Every line of the data is to be output verbatim.

++++

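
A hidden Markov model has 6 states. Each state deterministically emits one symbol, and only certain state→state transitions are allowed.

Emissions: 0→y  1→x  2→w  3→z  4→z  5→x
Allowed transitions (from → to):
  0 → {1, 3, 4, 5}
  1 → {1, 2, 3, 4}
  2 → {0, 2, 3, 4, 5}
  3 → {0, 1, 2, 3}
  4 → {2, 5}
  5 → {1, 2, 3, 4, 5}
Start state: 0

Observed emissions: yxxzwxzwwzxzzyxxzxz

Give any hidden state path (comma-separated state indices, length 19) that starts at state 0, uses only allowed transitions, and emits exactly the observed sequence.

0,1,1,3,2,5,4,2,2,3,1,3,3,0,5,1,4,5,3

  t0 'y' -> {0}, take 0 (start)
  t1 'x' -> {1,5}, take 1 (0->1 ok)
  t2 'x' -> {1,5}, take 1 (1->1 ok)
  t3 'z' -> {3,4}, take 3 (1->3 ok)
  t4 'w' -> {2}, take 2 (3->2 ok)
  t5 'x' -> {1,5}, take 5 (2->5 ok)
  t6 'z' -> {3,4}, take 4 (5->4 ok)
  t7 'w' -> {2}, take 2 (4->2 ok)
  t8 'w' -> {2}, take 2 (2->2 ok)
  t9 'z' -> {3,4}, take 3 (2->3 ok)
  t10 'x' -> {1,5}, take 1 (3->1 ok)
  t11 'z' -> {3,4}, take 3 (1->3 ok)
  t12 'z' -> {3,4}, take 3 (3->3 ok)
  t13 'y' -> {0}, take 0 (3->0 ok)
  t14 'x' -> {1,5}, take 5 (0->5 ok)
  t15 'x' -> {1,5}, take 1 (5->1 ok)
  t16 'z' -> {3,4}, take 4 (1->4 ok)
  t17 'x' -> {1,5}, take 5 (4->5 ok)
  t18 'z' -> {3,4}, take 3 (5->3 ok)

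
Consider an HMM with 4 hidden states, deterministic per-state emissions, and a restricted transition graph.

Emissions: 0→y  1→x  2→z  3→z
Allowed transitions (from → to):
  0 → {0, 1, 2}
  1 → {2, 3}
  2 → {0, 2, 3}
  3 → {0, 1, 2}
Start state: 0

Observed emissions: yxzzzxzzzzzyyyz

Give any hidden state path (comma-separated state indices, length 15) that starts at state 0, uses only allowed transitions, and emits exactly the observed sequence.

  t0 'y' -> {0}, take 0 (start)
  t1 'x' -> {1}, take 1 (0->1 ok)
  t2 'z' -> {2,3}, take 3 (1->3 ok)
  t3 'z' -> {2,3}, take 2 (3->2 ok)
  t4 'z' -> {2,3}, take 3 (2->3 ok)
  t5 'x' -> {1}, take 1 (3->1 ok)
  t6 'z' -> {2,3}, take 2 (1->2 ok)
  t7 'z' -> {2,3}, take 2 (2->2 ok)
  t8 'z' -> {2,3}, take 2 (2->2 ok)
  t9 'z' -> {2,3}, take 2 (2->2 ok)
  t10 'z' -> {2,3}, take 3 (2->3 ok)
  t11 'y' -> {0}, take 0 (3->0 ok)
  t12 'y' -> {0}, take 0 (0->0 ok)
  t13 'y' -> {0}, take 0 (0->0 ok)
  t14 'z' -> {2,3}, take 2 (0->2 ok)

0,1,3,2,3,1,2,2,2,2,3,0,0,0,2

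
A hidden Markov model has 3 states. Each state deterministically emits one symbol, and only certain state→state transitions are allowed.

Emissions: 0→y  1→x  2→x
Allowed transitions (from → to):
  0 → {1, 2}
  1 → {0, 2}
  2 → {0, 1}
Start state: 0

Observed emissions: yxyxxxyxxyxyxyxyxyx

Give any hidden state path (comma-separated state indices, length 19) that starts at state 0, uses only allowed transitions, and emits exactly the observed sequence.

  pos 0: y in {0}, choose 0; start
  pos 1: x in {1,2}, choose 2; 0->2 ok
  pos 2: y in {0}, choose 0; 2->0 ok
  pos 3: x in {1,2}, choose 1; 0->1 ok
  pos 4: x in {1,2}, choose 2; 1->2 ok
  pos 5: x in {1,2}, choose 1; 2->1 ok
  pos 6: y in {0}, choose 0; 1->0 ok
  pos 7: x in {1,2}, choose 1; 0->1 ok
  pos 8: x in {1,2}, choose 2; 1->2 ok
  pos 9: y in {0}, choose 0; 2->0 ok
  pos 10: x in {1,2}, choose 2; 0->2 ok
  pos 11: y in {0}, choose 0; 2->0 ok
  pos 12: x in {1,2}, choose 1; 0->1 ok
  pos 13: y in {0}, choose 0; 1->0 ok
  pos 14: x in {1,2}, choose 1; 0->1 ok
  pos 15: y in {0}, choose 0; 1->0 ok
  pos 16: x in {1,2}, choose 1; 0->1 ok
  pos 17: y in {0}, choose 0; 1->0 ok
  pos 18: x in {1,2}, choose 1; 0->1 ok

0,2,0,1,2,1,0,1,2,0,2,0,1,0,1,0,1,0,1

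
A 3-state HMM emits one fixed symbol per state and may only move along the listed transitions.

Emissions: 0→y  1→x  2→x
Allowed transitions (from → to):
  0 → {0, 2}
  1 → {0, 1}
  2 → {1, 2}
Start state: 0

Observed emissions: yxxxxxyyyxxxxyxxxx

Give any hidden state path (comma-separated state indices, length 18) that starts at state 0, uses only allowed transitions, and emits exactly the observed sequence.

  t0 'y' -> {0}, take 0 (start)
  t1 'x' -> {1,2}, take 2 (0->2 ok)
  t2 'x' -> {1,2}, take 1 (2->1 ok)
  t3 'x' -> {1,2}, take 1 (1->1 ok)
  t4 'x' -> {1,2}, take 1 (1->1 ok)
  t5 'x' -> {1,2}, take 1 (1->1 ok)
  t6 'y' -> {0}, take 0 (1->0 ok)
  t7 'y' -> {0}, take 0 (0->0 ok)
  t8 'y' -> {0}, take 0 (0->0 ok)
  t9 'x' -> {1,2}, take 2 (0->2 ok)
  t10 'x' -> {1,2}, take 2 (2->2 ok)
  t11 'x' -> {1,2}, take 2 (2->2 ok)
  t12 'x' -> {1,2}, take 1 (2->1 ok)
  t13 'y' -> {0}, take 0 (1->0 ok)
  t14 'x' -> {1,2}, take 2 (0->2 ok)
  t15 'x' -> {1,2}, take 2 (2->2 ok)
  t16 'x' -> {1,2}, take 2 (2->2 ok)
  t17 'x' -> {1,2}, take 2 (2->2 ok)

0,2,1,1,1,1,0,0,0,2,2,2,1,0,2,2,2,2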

++++

= YOUR SOLUTION =
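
A hidden Markov model has 6 states. Each state deterministically emits one symbol, and only certain state→state transitions are allowed.

Emissions: 0→y  1→x  2→w  3→z  4→z  5→x
Allowed transitions (from → to):
  0 → {1, 3, 4, 5}
  1 → {1, 2, 3, 4}
  2 → {0, 2, 3, 4, 5}
  3 → {0, 1, 2, 3}
  4 → {2, 5}
  5 → {1, 2, 3, 4, 5}
Start state: 0

Observed emissions: yxxzwxzwwzxzzyxxzxz

Give any hidden state path (comma-separated state indices, length 19) that starts at state 0, uses only allowed transitions, and emits exactly the observed sequence.

0,1,1,3,2,5,4,2,2,3,1,3,3,0,5,1,4,5,3

  t0 'y' -> {0}, take 0 (start)
  t1 'x' -> {1,5}, take 1 (0->1 ok)
  t2 'x' -> {1,5}, take 1 (1->1 ok)
  t3 'z' -> {3,4}, take 3 (1->3 ok)
  t4 'w' -> {2}, take 2 (3->2 ok)
  t5 'x' -> {1,5}, take 5 (2->5 ok)
  t6 'z' -> {3,4}, take 4 (5->4 ok)
  t7 'w' -> {2}, take 2 (4->2 ok)
  t8 'w' -> {2}, take 2 (2->2 ok)
  t9 'z' -> {3,4}, take 3 (2->3 ok)
  t10 'x' -> {1,5}, take 1 (3->1 ok)
  t11 'z' -> {3,4}, take 3 (1->3 ok)
  t12 'z' -> {3,4}, take 3 (3->3 ok)
  t13 'y' -> {0}, take 0 (3->0 ok)
  t14 'x' -> {1,5}, take 5 (0->5 ok)
  t15 'x' -> {1,5}, take 1 (5->1 ok)
  t16 'z' -> {3,4}, take 4 (1->4 ok)
  t17 'x' -> {1,5}, take 5 (4->5 ok)
  t18 'z' -> {3,4}, take 3 (5->3 ok)

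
Consider an HMM with 4 hidden states, deterministic per-state emissions, and a restricted transition graph.

Emissions: 0→y  1→x  2→z  3→z
Allowed transitions (from → to):
  0 → {0, 1, 2}
  1 → {2, 3}
  2 → {0, 2, 3}
  3 → {0, 1, 2}
Start state: 0

Observed emissions: yxzzzxzzzzzyyyz

Give any hidden state path (comma-separated state indices, length 15) that starts at state 0, uses only allowed transitions, and emits exactly the observed sequence.

  t0 'y' -> {0}, take 0 (start)
  t1 'x' -> {1}, take 1 (0->1 ok)
  t2 'z' -> {2,3}, take 3 (1->3 ok)
  t3 'z' -> {2,3}, take 2 (3->2 ok)
  t4 'z' -> {2,3}, take 3 (2->3 ok)
  t5 'x' -> {1}, take 1 (3->1 ok)
  t6 'z' -> {2,3}, take 2 (1->2 ok)
  t7 'z' -> {2,3}, take 2 (2->2 ok)
  t8 'z' -> {2,3}, take 2 (2->2 ok)
  t9 'z' -> {2,3}, take 2 (2->2 ok)
  t10 'z' -> {2,3}, take 3 (2->3 ok)
  t11 'y' -> {0}, take 0 (3->0 ok)
  t12 'y' -> {0}, take 0 (0->0 ok)
  t13 'y' -> {0}, take 0 (0->0 ok)
  t14 'z' -> {2,3}, take 2 (0->2 ok)

0,1,3,2,3,1,2,2,2,2,3,0,0,0,2

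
A hidden Markov model has 3 states. Each state deterministically emits one symbol, and only certain state→state transitions are allowed.

Emissions: 0→y  1→x  2→x
Allowed transitions (from → to):
  0 → {1, 2}
  1 → {0, 2}
  2 → {0, 1}
Start state: 0

Observed emissions: yxyxxxyxxyxyxyxyxyx

Give any hidden state path (comma-separated state indices, length 19) that starts at state 0, uses only allowed transitions, and emits exactly the observed sequence.

  pos 0: y in {0}, choose 0; start
  pos 1: x in {1,2}, choose 2; 0->2 ok
  pos 2: y in {0}, choose 0; 2->0 ok
  pos 3: x in {1,2}, choose 1; 0->1 ok
  pos 4: x in {1,2}, choose 2; 1->2 ok
  pos 5: x in {1,2}, choose 1; 2->1 ok
  pos 6: y in {0}, choose 0; 1->0 ok
  pos 7: x in {1,2}, choose 1; 0->1 ok
  pos 8: x in {1,2}, choose 2; 1->2 ok
  pos 9: y in {0}, choose 0; 2->0 ok
  pos 10: x in {1,2}, choose 2; 0->2 ok
  pos 11: y in {0}, choose 0; 2->0 ok
  pos 12: x in {1,2}, choose 1; 0->1 ok
  pos 13: y in {0}, choose 0; 1->0 ok
  pos 14: x in {1,2}, choose 1; 0->1 ok
  pos 15: y in {0}, choose 0; 1->0 ok
  pos 16: x in {1,2}, choose 1; 0->1 ok
  pos 17: y in {0}, choose 0; 1->0 ok
  pos 18: x in {1,2}, choose 1; 0->1 ok

0,2,0,1,2,1,0,1,2,0,2,0,1,0,1,0,1,0,1

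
A 3-state HMM emits one fixed symbol per state and may only move along the listed transitions.

Emissions: 0→y  1→x  2→x
Allowed transitions (from → to):
  0 → {0, 2}
  1 → {0, 1}
  2 → {1, 2}
Start state: 0

Observed emissions: yxxxxxyyyxxxxyxxxx

Give any hidden state path (comma-separated state indices, length 18) that starts at state 0, uses only allowed transitions, and emits exactly the observed sequence.

  t0 'y' -> {0}, take 0 (start)
  t1 'x' -> {1,2}, take 2 (0->2 ok)
  t2 'x' -> {1,2}, take 1 (2->1 ok)
  t3 'x' -> {1,2}, take 1 (1->1 ok)
  t4 'x' -> {1,2}, take 1 (1->1 ok)
  t5 'x' -> {1,2}, take 1 (1->1 ok)
  t6 'y' -> {0}, take 0 (1->0 ok)
  t7 'y' -> {0}, take 0 (0->0 ok)
  t8 'y' -> {0}, take 0 (0->0 ok)
  t9 'x' -> {1,2}, take 2 (0->2 ok)
  t10 'x' -> {1,2}, take 2 (2->2 ok)
  t11 'x' -> {1,2}, take 2 (2->2 ok)
  t12 'x' -> {1,2}, take 1 (2->1 ok)
  t13 'y' -> {0}, take 0 (1->0 ok)
  t14 'x' -> {1,2}, take 2 (0->2 ok)
  t15 'x' -> {1,2}, take 2 (2->2 ok)
  t16 'x' -> {1,2}, take 2 (2->2 ok)
  t17 'x' -> {1,2}, take 2 (2->2 ok)

0,2,1,1,1,1,0,0,0,2,2,2,1,0,2,2,2,2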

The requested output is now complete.